## BRIEF
Copy out exactly each line from the line with "In G = ⟨u,v" through the last line of the material below.

+---+

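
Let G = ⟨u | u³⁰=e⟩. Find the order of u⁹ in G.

Compute successive powers until reaching e:
  (u⁹)¹ = u⁹, (u⁹)² = u¹⁸, (u⁹)³ = u²⁷, (u⁹)⁴ = u⁶, (u⁹)⁵ = u¹⁵, (u⁹)⁶ = u²⁴, (u⁹)⁷ = u³, (u⁹)⁸ = u¹², (u⁹)⁹ = u²¹, (u⁹)¹⁰ = e.
The smallest positive k with (u⁹)ᵏ = e is 10.

Answer: 10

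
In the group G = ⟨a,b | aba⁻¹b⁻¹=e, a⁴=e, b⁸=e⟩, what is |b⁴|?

Compute successive powers until reaching e:
  (b⁴)¹ = b⁴, (b⁴)² = e.
The smallest positive k with (b⁴)ᵏ = e is 2.

Answer: 2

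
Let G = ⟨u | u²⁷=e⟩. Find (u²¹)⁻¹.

The order of (u²¹) is 9 (smallest k with (u²¹)ᵏ = e), so (u²¹)⁻¹ = (u²¹)⁸ = u⁶.
Check: (u²¹) · (u⁶) → (u²¹) · u⁶ = e, giving e as required.

Answer: u⁶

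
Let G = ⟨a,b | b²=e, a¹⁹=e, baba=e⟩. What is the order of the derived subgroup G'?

G' = [G, G] is generated by all commutators. The generator-pair commutators are: [a, b] = a².
The subgroup they normally generate is {e, a, a², a³, a⁴, a⁵, a⁶, a⁷, a⁸, a⁹, a¹⁰, a¹¹, a¹², a¹³, a¹⁴, a¹⁵, a¹⁶, a¹⁷, a¹⁸}, of order 19.
Check: |G/G'| = 38/19 = 2 is the order of the abelianisation.

Answer: 19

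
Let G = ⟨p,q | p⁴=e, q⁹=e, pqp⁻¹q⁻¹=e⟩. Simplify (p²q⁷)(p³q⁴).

Compute (p²q⁷) · (p³q⁴) by multiplying left to right and reducing via the relations at each step:
  (p²q⁷) · p³ = pq⁷
  (pq⁷) · q⁴ = pq²

Answer: pq²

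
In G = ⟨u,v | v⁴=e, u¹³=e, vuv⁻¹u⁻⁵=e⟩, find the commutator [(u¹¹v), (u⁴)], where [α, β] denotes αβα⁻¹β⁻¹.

[(u¹¹v), (u⁴)] = (u¹¹v)·(u⁴)·(u¹¹v)⁻¹·(u⁴)⁻¹.
  (u¹¹v) · (u⁴) = u⁵v
  (u⁵v) · (u³v³) = u⁷
  (u⁷) · (u⁹) = u³

Answer: u³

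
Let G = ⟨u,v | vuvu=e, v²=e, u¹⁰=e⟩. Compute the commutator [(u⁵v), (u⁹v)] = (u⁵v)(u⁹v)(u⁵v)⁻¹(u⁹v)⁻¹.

[(u⁵v), (u⁹v)] = (u⁵v)·(u⁹v)·(u⁵v)⁻¹·(u⁹v)⁻¹.
  (u⁵v) · (u⁹v) = u⁶
  (u⁶) · (u⁵v) = uv
  (uv) · (u⁹v) = u²

Answer: u²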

+---+

## RESULT OF THE TASK
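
In G = ⟨u,v | v⁴=e, u¹³=e, vuv⁻¹u⁻⁵=e⟩, find the commutator [(u¹¹v), (u⁴)], where [α, β] denotes αβα⁻¹β⁻¹.

[(u¹¹v), (u⁴)] = (u¹¹v)·(u⁴)·(u¹¹v)⁻¹·(u⁴)⁻¹.
  (u¹¹v) · (u⁴) = u⁵v
  (u⁵v) · (u³v³) = u⁷
  (u⁷) · (u⁹) = u³

Answer: u³

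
Let G = ⟨u,v | vuvu=e, v²=e, u¹⁰=e⟩. Compute the commutator [(u⁵v), (u⁹v)] = (u⁵v)(u⁹v)(u⁵v)⁻¹(u⁹v)⁻¹.

[(u⁵v), (u⁹v)] = (u⁵v)·(u⁹v)·(u⁵v)⁻¹·(u⁹v)⁻¹.
  (u⁵v) · (u⁹v) = u⁶
  (u⁶) · (u⁵v) = uv
  (uv) · (u⁹v) = u²

Answer: u²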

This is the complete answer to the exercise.